Records drawn from a dataset:
'''
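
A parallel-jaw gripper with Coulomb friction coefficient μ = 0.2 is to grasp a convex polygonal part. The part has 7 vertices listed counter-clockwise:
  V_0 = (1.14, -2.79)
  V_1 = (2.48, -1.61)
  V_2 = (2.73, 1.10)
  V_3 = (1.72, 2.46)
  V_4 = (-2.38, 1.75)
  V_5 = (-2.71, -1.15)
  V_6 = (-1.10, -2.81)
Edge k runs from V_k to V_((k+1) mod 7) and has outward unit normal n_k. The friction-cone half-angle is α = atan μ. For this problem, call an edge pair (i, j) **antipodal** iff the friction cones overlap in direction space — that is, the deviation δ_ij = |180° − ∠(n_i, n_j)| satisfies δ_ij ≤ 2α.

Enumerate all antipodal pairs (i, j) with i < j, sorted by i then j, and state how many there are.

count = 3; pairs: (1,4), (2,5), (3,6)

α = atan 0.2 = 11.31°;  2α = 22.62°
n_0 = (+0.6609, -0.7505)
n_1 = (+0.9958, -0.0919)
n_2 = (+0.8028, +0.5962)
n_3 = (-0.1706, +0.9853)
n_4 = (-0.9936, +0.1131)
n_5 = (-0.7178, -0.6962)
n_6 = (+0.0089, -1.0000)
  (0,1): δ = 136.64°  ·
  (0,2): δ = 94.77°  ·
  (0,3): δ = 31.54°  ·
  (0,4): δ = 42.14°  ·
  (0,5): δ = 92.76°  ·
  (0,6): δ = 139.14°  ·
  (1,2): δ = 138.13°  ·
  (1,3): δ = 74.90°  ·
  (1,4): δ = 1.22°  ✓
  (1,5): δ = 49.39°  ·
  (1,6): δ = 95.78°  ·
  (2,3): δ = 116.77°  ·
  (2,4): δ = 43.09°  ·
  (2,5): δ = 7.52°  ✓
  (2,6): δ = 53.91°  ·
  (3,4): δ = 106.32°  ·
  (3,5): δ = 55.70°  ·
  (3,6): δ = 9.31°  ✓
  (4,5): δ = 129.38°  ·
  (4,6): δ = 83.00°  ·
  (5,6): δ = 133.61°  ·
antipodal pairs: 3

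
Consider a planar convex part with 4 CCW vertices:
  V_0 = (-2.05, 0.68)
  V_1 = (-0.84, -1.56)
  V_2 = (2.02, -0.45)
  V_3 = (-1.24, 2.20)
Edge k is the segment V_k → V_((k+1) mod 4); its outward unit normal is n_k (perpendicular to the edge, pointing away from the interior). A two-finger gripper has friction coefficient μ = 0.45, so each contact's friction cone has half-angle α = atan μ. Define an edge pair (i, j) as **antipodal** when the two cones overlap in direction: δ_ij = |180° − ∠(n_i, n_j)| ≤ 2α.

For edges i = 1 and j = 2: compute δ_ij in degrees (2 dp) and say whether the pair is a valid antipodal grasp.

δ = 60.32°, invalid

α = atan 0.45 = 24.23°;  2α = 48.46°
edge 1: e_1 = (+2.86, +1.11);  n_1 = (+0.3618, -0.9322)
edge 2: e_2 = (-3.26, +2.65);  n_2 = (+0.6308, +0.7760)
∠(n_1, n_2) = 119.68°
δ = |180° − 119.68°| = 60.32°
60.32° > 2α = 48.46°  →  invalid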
'''
**Problem statement:** Go through the records above and copy each line exactly.

**Completed task:**
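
A parallel-jaw gripper with Coulomb friction coefficient μ = 0.2 is to grasp a convex polygonal part. The part has 7 vertices listed counter-clockwise:
  V_0 = (1.14, -2.79)
  V_1 = (2.48, -1.61)
  V_2 = (2.73, 1.10)
  V_3 = (1.72, 2.46)
  V_4 = (-2.38, 1.75)
  V_5 = (-2.71, -1.15)
  V_6 = (-1.10, -2.81)
Edge k runs from V_k to V_((k+1) mod 7) and has outward unit normal n_k. The friction-cone half-angle is α = atan μ. For this problem, call an edge pair (i, j) **antipodal** iff the friction cones overlap in direction space — that is, the deviation δ_ij = |180° − ∠(n_i, n_j)| satisfies δ_ij ≤ 2α.

Enumerate all antipodal pairs (i, j) with i < j, sorted by i then j, and state how many there are.

count = 3; pairs: (1,4), (2,5), (3,6)

α = atan 0.2 = 11.31°;  2α = 22.62°
n_0 = (+0.6609, -0.7505)
n_1 = (+0.9958, -0.0919)
n_2 = (+0.8028, +0.5962)
n_3 = (-0.1706, +0.9853)
n_4 = (-0.9936, +0.1131)
n_5 = (-0.7178, -0.6962)
n_6 = (+0.0089, -1.0000)
  (0,1): δ = 136.64°  ·
  (0,2): δ = 94.77°  ·
  (0,3): δ = 31.54°  ·
  (0,4): δ = 42.14°  ·
  (0,5): δ = 92.76°  ·
  (0,6): δ = 139.14°  ·
  (1,2): δ = 138.13°  ·
  (1,3): δ = 74.90°  ·
  (1,4): δ = 1.22°  ✓
  (1,5): δ = 49.39°  ·
  (1,6): δ = 95.78°  ·
  (2,3): δ = 116.77°  ·
  (2,4): δ = 43.09°  ·
  (2,5): δ = 7.52°  ✓
  (2,6): δ = 53.91°  ·
  (3,4): δ = 106.32°  ·
  (3,5): δ = 55.70°  ·
  (3,6): δ = 9.31°  ✓
  (4,5): δ = 129.38°  ·
  (4,6): δ = 83.00°  ·
  (5,6): δ = 133.61°  ·
antipodal pairs: 3

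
Consider a planar convex part with 4 CCW vertices:
  V_0 = (-2.05, 0.68)
  V_1 = (-0.84, -1.56)
  V_2 = (2.02, -0.45)
  V_3 = (-1.24, 2.20)
Edge k is the segment V_k → V_((k+1) mod 4); its outward unit normal is n_k (perpendicular to the edge, pointing away from the interior). A two-finger gripper has friction coefficient μ = 0.45, so each contact's friction cone has half-angle α = atan μ. Define an edge pair (i, j) as **antipodal** when the two cones overlap in direction: δ_ij = |180° − ∠(n_i, n_j)| ≤ 2α.

For edges i = 1 and j = 2: compute δ_ij in degrees (2 dp) and say whether the pair is a valid antipodal grasp.

δ = 60.32°, invalid

α = atan 0.45 = 24.23°;  2α = 48.46°
edge 1: e_1 = (+2.86, +1.11);  n_1 = (+0.3618, -0.9322)
edge 2: e_2 = (-3.26, +2.65);  n_2 = (+0.6308, +0.7760)
∠(n_1, n_2) = 119.68°
δ = |180° − 119.68°| = 60.32°
60.32° > 2α = 48.46°  →  invalid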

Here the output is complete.